* The problem
Lines in which "MULH" appears should be pulled from the data below.

[Saved entries]
+===+

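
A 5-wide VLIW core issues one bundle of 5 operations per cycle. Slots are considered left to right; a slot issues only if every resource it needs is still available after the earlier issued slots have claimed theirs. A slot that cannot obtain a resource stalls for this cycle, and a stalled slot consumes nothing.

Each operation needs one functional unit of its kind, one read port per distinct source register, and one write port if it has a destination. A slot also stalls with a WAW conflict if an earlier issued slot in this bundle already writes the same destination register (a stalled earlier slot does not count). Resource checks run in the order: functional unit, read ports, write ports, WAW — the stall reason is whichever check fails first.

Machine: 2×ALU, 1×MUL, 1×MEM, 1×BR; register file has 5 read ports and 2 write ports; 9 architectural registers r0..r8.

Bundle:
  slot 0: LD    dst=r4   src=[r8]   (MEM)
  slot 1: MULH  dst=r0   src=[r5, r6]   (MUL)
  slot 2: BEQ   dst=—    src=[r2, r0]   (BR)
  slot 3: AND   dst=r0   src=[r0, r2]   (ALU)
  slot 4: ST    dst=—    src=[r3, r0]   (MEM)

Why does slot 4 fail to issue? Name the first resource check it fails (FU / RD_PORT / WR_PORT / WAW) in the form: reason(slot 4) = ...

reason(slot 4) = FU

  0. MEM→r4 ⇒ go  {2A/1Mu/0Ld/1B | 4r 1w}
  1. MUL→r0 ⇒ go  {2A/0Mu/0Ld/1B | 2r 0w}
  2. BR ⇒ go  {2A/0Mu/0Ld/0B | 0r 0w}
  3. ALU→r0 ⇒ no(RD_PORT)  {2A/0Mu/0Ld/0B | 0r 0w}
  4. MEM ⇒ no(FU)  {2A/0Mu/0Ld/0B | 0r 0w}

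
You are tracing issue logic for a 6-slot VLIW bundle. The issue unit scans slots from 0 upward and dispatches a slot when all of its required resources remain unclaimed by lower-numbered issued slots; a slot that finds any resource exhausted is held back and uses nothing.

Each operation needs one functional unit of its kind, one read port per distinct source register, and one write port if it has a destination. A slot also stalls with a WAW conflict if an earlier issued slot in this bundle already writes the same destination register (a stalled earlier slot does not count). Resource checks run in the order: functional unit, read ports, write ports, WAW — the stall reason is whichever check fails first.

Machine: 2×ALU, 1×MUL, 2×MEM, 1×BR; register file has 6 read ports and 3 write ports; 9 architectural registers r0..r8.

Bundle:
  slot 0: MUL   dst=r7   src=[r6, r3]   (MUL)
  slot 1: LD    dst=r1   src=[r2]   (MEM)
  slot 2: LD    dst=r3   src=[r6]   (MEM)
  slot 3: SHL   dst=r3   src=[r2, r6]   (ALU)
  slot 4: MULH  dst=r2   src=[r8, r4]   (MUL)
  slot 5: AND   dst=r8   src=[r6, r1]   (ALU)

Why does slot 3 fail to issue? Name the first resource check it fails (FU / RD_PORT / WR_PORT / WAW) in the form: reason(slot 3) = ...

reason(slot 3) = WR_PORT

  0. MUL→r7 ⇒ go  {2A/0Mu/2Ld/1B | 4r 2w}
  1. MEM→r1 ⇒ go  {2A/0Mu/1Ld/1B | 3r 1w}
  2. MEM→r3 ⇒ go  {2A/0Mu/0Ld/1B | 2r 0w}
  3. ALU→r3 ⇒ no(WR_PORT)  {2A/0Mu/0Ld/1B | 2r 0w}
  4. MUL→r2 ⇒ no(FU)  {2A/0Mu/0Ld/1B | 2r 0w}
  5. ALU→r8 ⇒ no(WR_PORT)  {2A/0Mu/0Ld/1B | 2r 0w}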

+===+

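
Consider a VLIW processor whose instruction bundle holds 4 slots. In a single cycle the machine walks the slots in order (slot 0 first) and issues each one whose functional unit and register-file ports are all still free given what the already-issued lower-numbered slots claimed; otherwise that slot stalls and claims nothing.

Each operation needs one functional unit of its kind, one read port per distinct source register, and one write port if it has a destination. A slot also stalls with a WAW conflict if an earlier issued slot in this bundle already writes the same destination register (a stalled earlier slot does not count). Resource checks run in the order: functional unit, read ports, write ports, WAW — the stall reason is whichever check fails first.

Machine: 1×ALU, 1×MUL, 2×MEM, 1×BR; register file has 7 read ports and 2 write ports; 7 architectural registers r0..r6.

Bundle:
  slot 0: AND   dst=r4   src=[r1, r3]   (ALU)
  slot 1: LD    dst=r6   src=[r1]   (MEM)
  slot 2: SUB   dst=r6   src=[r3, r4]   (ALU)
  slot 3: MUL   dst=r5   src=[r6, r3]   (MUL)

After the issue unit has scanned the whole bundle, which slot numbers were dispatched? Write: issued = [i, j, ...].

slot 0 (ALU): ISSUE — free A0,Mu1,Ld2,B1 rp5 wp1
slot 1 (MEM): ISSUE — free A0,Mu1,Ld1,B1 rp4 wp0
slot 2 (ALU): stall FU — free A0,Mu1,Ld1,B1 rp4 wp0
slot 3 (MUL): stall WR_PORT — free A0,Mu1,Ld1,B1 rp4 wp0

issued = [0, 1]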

+===+

* Response below
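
  slot 1: MULH  dst=r0   src=[r5, r6]   (MUL)
  slot 4: MULH  dst=r2   src=[r8, r4]   (MUL)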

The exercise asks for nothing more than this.